§ **WORK TASK**:
Copy out every record below, word for word.

[Saved data entries]
▶

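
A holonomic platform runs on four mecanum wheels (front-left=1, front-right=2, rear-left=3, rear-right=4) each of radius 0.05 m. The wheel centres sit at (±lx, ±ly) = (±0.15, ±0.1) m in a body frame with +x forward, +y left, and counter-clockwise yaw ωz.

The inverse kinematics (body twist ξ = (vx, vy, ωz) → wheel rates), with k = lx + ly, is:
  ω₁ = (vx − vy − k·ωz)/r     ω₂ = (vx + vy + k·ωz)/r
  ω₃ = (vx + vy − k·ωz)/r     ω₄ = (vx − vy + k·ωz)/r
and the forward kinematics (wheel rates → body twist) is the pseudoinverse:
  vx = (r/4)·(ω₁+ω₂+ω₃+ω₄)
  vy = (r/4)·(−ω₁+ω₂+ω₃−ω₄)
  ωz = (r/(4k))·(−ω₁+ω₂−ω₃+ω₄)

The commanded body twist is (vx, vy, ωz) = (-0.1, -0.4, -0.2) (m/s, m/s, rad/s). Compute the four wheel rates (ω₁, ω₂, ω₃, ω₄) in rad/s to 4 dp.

k = lx + ly = 0.15 + 0.1 = 0.2500;  k·ωz = 0.2500·-0.2 = -0.0500
ω₁ (FL) = (vx − vy − k·ωz)/r = 0.3500/0.05 = 7.0000
ω₂ (FR) = (vx + vy + k·ωz)/r = -0.5500/0.05 = -11.0000
ω₃ (RL) = (vx + vy − k·ωz)/r = -0.4500/0.05 = -9.0000
ω₄ (RR) = (vx − vy + k·ωz)/r = 0.2500/0.05 = 5.0000

(7.0000, -11.0000, -9.0000, 5.0000)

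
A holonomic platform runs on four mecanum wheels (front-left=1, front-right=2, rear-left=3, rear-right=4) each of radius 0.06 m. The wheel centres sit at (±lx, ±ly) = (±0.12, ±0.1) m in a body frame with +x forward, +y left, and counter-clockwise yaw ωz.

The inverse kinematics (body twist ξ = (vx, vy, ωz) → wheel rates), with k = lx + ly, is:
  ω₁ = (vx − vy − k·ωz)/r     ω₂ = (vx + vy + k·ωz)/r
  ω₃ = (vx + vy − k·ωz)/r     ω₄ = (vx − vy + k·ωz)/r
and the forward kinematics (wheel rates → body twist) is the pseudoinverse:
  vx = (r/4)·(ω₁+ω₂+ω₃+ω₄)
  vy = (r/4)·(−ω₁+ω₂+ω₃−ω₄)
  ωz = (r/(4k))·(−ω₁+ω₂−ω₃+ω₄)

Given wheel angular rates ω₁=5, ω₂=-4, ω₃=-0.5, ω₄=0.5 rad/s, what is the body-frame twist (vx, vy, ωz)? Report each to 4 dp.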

◀

§ **YOUR SOLUTION**:
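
A holonomic platform runs on four mecanum wheels (front-left=1, front-right=2, rear-left=3, rear-right=4) each of radius 0.05 m. The wheel centres sit at (±lx, ±ly) = (±0.15, ±0.1) m in a body frame with +x forward, +y left, and counter-clockwise yaw ωz.

The inverse kinematics (body twist ξ = (vx, vy, ωz) → wheel rates), with k = lx + ly, is:
  ω₁ = (vx − vy − k·ωz)/r     ω₂ = (vx + vy + k·ωz)/r
  ω₃ = (vx + vy − k·ωz)/r     ω₄ = (vx − vy + k·ωz)/r
and the forward kinematics (wheel rates → body twist) is the pseudoinverse:
  vx = (r/4)·(ω₁+ω₂+ω₃+ω₄)
  vy = (r/4)·(−ω₁+ω₂+ω₃−ω₄)
  ωz = (r/(4k))·(−ω₁+ω₂−ω₃+ω₄)

The commanded body twist is (vx, vy, ωz) = (-0.1, -0.4, -0.2) (m/s, m/s, rad/s). Compute the four wheel rates (ω₁, ω₂, ω₃, ω₄) in rad/s to 4 dp.

k = lx + ly = 0.15 + 0.1 = 0.2500;  k·ωz = 0.2500·-0.2 = -0.0500
ω₁ (FL) = (vx − vy − k·ωz)/r = 0.3500/0.05 = 7.0000
ω₂ (FR) = (vx + vy + k·ωz)/r = -0.5500/0.05 = -11.0000
ω₃ (RL) = (vx + vy − k·ωz)/r = -0.4500/0.05 = -9.0000
ω₄ (RR) = (vx − vy + k·ωz)/r = 0.2500/0.05 = 5.0000

(7.0000, -11.0000, -9.0000, 5.0000)

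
A holonomic platform runs on four mecanum wheels (front-left=1, front-right=2, rear-left=3, rear-right=4) each of radius 0.06 m. The wheel centres sit at (±lx, ±ly) = (±0.12, ±0.1) m in a body frame with +x forward, +y left, and counter-clockwise yaw ωz.

The inverse kinematics (body twist ξ = (vx, vy, ωz) → wheel rates), with k = lx + ly, is:
  ω₁ = (vx − vy − k·ωz)/r     ω₂ = (vx + vy + k·ωz)/r
  ω₃ = (vx + vy − k·ωz)/r     ω₄ = (vx − vy + k·ωz)/r
and the forward kinematics (wheel rates → body twist) is the pseudoinverse:
  vx = (r/4)·(ω₁+ω₂+ω₃+ω₄)
  vy = (r/4)·(−ω₁+ω₂+ω₃−ω₄)
  ωz = (r/(4k))·(−ω₁+ω₂−ω₃+ω₄)

Given wheel angular rates ω₁=5, ω₂=-4, ω₃=-0.5, ω₄=0.5 rad/s, what is the body-frame twist (vx, vy, ωz)? Report each to 4 dp.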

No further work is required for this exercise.